===== Dataset records

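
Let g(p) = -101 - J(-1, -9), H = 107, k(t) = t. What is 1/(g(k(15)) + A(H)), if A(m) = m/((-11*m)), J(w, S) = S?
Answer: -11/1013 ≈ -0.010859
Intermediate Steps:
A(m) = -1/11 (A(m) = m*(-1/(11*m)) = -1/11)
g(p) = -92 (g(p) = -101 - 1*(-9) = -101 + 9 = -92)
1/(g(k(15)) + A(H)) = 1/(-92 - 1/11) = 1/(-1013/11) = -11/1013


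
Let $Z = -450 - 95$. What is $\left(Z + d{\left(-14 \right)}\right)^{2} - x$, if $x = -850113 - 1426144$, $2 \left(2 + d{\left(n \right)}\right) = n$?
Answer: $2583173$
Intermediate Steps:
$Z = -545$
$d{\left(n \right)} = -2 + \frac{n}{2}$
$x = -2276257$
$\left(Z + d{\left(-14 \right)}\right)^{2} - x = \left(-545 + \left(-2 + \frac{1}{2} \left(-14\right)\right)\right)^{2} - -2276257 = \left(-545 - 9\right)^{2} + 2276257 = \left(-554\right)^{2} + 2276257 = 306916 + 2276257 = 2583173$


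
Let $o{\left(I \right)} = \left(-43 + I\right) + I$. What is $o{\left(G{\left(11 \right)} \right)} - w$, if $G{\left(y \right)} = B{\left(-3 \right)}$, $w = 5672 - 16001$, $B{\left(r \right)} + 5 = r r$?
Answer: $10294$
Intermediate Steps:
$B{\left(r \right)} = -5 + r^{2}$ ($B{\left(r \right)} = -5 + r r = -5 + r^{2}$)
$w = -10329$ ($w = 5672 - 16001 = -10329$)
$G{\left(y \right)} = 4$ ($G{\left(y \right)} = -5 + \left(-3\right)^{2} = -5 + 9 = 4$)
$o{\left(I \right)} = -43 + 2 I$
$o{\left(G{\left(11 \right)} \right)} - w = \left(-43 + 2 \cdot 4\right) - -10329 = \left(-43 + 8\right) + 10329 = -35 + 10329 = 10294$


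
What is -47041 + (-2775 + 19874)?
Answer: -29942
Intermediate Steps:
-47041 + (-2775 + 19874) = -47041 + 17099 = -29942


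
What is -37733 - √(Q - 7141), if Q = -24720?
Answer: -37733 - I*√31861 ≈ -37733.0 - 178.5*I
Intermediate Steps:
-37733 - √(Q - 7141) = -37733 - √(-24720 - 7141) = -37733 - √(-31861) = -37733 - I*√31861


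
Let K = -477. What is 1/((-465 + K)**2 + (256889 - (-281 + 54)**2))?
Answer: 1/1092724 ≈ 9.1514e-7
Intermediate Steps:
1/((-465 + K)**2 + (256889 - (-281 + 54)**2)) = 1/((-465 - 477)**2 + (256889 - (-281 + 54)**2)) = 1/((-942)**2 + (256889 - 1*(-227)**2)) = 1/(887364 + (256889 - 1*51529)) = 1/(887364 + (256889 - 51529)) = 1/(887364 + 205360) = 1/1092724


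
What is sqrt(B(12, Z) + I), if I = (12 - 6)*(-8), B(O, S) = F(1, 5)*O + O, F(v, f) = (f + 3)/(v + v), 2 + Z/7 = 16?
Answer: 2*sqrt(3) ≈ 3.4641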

==========
===== Dataset records

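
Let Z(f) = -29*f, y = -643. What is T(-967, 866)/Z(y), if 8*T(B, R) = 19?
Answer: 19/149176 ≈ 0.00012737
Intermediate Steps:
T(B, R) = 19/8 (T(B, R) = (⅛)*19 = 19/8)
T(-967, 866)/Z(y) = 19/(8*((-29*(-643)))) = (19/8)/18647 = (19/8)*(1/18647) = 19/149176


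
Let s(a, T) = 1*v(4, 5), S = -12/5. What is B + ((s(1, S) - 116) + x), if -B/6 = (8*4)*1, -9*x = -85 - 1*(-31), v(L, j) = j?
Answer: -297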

==========

> _Your goal_: Please, from the material above, copy only the lines from the line with "Let g(p) = -101" up to and including the line with "Answer: -11/1013 ≈ -0.010859", exactly as written.

> _Solution below_:
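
Let g(p) = -101 - J(-1, -9), H = 107, k(t) = t. What is 1/(g(k(15)) + A(H)), if A(m) = m/((-11*m)), J(w, S) = S?
Answer: -11/1013 ≈ -0.010859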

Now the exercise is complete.